[Items from a dataset]
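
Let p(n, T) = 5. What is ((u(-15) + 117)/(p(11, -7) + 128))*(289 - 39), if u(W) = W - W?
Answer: 29250/133 ≈ 219.92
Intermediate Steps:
u(W) = 0
((u(-15) + 117)/(p(11, -7) + 128))*(289 - 39) = ((0 + 117)/(5 + 128))*(289 - 39) = (117/133)*250 = 29250/133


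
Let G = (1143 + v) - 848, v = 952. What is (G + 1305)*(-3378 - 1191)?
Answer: -11660088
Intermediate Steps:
G = 1247 (G = (1143 + 952) - 848 = 2095 - 848 = 1247)
(G + 1305)*(-3378 - 1191) = (1247 + 1305)*(-3378 - 1191) = 2552*(-4569) = -11660088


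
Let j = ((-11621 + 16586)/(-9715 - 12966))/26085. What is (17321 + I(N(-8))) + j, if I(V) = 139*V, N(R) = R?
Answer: 639319575800/39442259 ≈ 16209.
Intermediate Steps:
j = -331/39442259 (j = (4965/(-22681))*(1/26085) = (4965*(-1/22681))*(1/26085) = -4965/22681*1/26085 = -331/39442259 ≈ -8.3920e-6)
(17321 + I(N(-8))) + j = (17321 + 139*(-8)) - 331/39442259 = (17321 - 1112) - 331/39442259 = 16209 - 331/39442259 = 639319575800/39442259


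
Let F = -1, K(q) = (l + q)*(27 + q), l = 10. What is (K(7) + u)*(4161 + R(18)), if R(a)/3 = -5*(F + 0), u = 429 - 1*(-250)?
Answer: 5249232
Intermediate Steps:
u = 679 (u = 429 + 250 = 679)
K(q) = (10 + q)*(27 + q)
R(a) = 15 (R(a) = 3*(-5*(-1 + 0)) = 3*(-5*(-1)) = 3*5 = 15)
(K(7) + u)*(4161 + R(18)) = ((270 + 7² + 37*7) + 679)*(4161 + 15) = ((270 + 49 + 259) + 679)*4176 = (578 + 679)*4176 = 1257*4176 = 5249232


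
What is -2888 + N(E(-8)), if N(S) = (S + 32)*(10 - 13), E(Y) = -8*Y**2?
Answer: -1448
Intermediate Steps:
N(S) = -96 - 3*S (N(S) = (32 + S)*(-3) = -96 - 3*S)
-2888 + N(E(-8)) = -2888 + (-96 - (-24)*(-8)**2) = -2888 + (-96 - (-24)*64) = -2888 + (-96 - 3*(-512)) = -2888 + (-96 + 1536) = -2888 + 1440 = -1448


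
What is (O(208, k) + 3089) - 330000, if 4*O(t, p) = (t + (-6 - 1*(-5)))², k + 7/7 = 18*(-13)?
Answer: -1264795/4 ≈ -3.1620e+5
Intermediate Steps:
k = -235 (k = -1 + 18*(-13) = -1 - 234 = -235)
O(t, p) = (-1 + t)²/4 (O(t, p) = (t + (-6 - 1*(-5)))²/4 = (t + (-6 + 5))²/4 = (t - 1)²/4 = (-1 + t)²/4)
(O(208, k) + 3089) - 330000 = ((-1 + 208)²/4 + 3089) - 330000 = ((¼)*207² + 3089) - 330000 = ((¼)*42849 + 3089) - 330000 = (42849/4 + 3089) - 330000 = 55205/4 - 330000 = -1264795/4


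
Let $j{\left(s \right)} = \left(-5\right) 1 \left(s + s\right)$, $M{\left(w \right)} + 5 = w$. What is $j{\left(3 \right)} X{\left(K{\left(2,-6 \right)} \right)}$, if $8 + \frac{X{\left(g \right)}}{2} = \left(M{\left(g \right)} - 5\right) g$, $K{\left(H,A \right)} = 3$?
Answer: $1740$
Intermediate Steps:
$M{\left(w \right)} = -5 + w$
$X{\left(g \right)} = -16 + 2 g \left(-10 + g\right)$ ($X{\left(g \right)} = -16 + 2 \left(\left(-5 + g\right) - 5\right) g = -16 + 2 \left(-10 + g\right) g = -16 + 2 g \left(-10 + g\right)$)
$j{\left(s \right)} = - 10 s$ ($j{\left(s \right)} = - 5 \cdot 2 s = - 10 s$)
$j{\left(3 \right)} X{\left(K{\left(2,-6 \right)} \right)} = \left(-10\right) 3 \left(-16 - 60 + 2 \cdot 3^{2}\right) = - 30 \left(-16 - 60 + 2 \cdot 9\right) = - 30 \left(-16 - 60 + 18\right) = \left(-30\right) \left(-58\right) = 1740$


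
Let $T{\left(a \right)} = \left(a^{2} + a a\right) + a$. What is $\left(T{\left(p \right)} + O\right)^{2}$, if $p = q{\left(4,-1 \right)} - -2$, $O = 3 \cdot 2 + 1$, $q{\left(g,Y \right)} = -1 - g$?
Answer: $484$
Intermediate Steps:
$O = 7$ ($O = 6 + 1 = 7$)
$p = -3$ ($p = \left(-1 - 4\right) - -2 = \left(-1 - 4\right) + 2 = -5 + 2 = -3$)
$T{\left(a \right)} = a + 2 a^{2}$ ($T{\left(a \right)} = \left(a^{2} + a^{2}\right) + a = 2 a^{2} + a = a + 2 a^{2}$)
$\left(T{\left(p \right)} + O\right)^{2} = \left(- 3 \left(1 + 2 \left(-3\right)\right) + 7\right)^{2} = \left(- 3 \left(1 - 6\right) + 7\right)^{2} = \left(\left(-3\right) \left(-5\right) + 7\right)^{2} = \left(15 + 7\right)^{2} = 22^{2} = 484$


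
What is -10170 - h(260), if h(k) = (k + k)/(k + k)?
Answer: -10171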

— Task item —
Which lines of the records above hold the word "Answer"? Copy each of them.

— Task result —
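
Answer: 29250/133 ≈ 219.92
Answer: -11660088
Answer: 639319575800/39442259 ≈ 16209.
Answer: 5249232
Answer: -1448
Answer: -1264795/4 ≈ -3.1620e+5
Answer: $1740$
Answer: $484$
Answer: -10171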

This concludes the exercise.